- Aim of the task
Every line from the line containing "Lin344 and Lin294?" through the final line below is to be repeated exactly; no other line is.

- Records to process
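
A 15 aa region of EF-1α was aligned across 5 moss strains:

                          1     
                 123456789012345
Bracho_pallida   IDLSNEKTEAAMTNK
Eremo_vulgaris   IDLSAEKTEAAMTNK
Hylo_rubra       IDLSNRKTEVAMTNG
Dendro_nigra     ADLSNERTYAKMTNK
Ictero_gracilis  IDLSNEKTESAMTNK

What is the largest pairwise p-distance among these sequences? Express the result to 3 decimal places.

0.467

Pairwise Hamming distances:
  Bracho_pallida vs Eremo_vulgaris: 1
  Bracho_pallida vs Hylo_rubra: 3
  Bracho_pallida vs Dendro_nigra: 4
  Bracho_pallida vs Ictero_gracilis: 1
  Eremo_vulgaris vs Hylo_rubra: 4
  Eremo_vulgaris vs Dendro_nigra: 5
  Eremo_vulgaris vs Ictero_gracilis: 2
  Hylo_rubra vs Dendro_nigra: 7
  Hylo_rubra vs Ictero_gracilis: 3
  Dendro_nigra vs Ictero_gracilis: 5
The largest is 7 mismatches, between Hylo_rubra and Dendro_nigra; p = 7/15 = 0.467.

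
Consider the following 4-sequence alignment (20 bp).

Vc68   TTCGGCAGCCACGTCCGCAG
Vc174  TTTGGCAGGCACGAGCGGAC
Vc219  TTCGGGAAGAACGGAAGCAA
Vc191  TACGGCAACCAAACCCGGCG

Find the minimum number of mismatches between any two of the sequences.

6

Pairwise Hamming distances:
  Vc68 vs Vc174: 6
  Vc68 vs Vc219: 8
  Vc68 vs Vc191: 7
  Vc174 vs Vc219: 9
  Vc174 vs Vc191: 10
  Vc219 vs Vc191: 12
The smallest is 6, between Vc68 and Vc174.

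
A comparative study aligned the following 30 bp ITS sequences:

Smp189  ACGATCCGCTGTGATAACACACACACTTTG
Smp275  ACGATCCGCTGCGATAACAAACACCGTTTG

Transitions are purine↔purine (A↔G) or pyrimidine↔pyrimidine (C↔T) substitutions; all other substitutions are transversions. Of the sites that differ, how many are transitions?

1

Differing sites — 12:T/C (Ti); 20:C/A (Tv); 25:A/C (Tv); 26:C/G (Tv).
Of the 4 differences, 1 transition and 3 transversions, so the answer is 1.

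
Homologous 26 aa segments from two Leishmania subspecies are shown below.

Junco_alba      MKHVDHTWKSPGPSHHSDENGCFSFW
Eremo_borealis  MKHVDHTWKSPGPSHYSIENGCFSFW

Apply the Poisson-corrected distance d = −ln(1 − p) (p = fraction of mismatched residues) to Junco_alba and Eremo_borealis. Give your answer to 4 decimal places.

Mismatches occur at site 16 (H↔Y), site 18 (D↔I).
p = 2/26 = 0.076923.
d = −ln(1 − 0.076923) = −ln(0.923077) = 0.0800.

0.0800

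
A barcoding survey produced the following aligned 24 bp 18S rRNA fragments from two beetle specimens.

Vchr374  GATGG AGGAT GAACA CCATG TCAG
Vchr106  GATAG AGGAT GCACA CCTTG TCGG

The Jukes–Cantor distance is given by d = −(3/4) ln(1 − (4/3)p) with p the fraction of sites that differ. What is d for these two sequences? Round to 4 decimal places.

Differing sites — 4:G/A; 12:A/C; 18:A/T; 23:A/G.
p = 4/24 = 0.166667.
d = −0.75 · ln(1 − (4/3)·0.166667) = −0.75 · ln(0.777777) = −0.75 · (-0.251315) = 0.1885.

0.1885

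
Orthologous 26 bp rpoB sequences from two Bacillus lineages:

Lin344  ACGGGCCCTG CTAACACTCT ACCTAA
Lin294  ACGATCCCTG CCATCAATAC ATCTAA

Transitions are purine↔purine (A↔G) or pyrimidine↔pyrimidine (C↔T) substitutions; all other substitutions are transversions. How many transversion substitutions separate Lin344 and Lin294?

Mismatches occur at site 4 (G↔A, transition), site 5 (G↔T, transversion), site 12 (T↔C, transition), site 14 (A↔T, transversion), site 17 (C↔A, transversion), site 19 (C↔A, transversion), site 20 (T↔C, transition), site 22 (C↔T, transition).
Of the 8 differences, 4 transitions and 4 transversions, so the answer is 4.

4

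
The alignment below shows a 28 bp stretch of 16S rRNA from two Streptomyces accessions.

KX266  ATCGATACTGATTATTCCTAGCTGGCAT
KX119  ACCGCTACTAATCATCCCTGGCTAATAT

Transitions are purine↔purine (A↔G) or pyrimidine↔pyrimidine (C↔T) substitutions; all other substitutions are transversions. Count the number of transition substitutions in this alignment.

Differing sites — 2:T/C (Ti); 5:A/C (Tv); 10:G/A (Ti); 13:T/C (Ti); 16:T/C (Ti); 20:A/G (Ti); 24:G/A (Ti); 25:G/A (Ti); 26:C/T (Ti).
Of the 9 differences, 8 transitions and 1 transversion, so the answer is 8.

8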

- Expected answer
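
Transitions are purine↔purine (A↔G) or pyrimidine↔pyrimidine (C↔T) substitutions; all other substitutions are transversions. How many transversion substitutions separate Lin344 and Lin294?

Mismatches occur at site 4 (G↔A, transition), site 5 (G↔T, transversion), site 12 (T↔C, transition), site 14 (A↔T, transversion), site 17 (C↔A, transversion), site 19 (C↔A, transversion), site 20 (T↔C, transition), site 22 (C↔T, transition).
Of the 8 differences, 4 transitions and 4 transversions, so the answer is 4.

4

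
The alignment below shows a 28 bp stretch of 16S rRNA from two Streptomyces accessions.

KX266  ATCGATACTGATTATTCCTAGCTGGCAT
KX119  ACCGCTACTAATCATCCCTGGCTAATAT

Transitions are purine↔purine (A↔G) or pyrimidine↔pyrimidine (C↔T) substitutions; all other substitutions are transversions. Count the number of transition substitutions in this alignment.

Differing sites — 2:T/C (Ti); 5:A/C (Tv); 10:G/A (Ti); 13:T/C (Ti); 16:T/C (Ti); 20:A/G (Ti); 24:G/A (Ti); 25:G/A (Ti); 26:C/T (Ti).
Of the 9 differences, 8 transitions and 1 transversion, so the answer is 8.

8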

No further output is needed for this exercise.